# Work task
Below is a listing; restate from it, character for character, the lines beginning at the line holding "Universes are predicative" and ending at the line holding "Decimal numerals abbreviate", both included.

-.-.-

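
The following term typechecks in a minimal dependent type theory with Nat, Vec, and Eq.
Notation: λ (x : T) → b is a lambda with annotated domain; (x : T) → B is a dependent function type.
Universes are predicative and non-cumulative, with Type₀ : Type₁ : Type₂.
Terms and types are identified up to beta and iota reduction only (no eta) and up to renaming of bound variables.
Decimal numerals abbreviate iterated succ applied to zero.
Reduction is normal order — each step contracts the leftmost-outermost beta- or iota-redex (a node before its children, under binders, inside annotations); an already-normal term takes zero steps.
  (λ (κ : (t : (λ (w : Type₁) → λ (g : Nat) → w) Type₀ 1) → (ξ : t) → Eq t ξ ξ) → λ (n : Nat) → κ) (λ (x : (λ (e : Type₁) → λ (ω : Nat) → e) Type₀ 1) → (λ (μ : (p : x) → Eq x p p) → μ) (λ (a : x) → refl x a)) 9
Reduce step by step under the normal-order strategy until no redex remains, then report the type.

reduction (normal order):
  (λ (κ : (t : (λ (w : Type₁) → λ (g : Nat) → w) Type₀ 1) → (ξ : t) → Eq t ξ ξ) → λ (n : Nat) → κ) (λ (x : (λ (e : Type₁) → λ (ω : Nat) → e) Type₀ 1) → (λ (μ : (p : x) → Eq x p p) → μ) (λ (a : x) → refl x a)) 9
  ~> (λ (κ : Nat) → λ (t : (λ (w : Type₁) → λ (g : Nat) → w) Type₀ 1) → (λ (ξ : (n : t) → Eq t n n) → ξ) (λ (x : t) → refl t x)) 9
  ~> λ (κ : (λ (t : Type₁) → λ (w : Nat) → t) Type₀ 1) → (λ (g : (ξ : κ) → Eq κ ξ ξ) → g) (λ (n : κ) → refl κ n)
  ~> λ (κ : (λ (t : Nat) → Type₀) 1) → (λ (w : (g : κ) → Eq κ g g) → w) (λ (ξ : κ) → refl κ ξ)
  ~> λ (κ : Type₀) → (λ (t : (w : κ) → Eq κ w w) → t) (λ (g : κ) → refl κ g)
  ~> λ (κ : Type₀) → λ (t : κ) → refl κ t
type:
  (κ : Type₀) → (t : κ) → Eq κ t t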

-.-.-

# Response
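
Universes are predicative and non-cumulative, with Type₀ : Type₁ : Type₂.
Terms and types are identified up to beta and iota reduction only (no eta) and up to renaming of bound variables.
Decimal numerals abbreviate iterated succ applied to zero.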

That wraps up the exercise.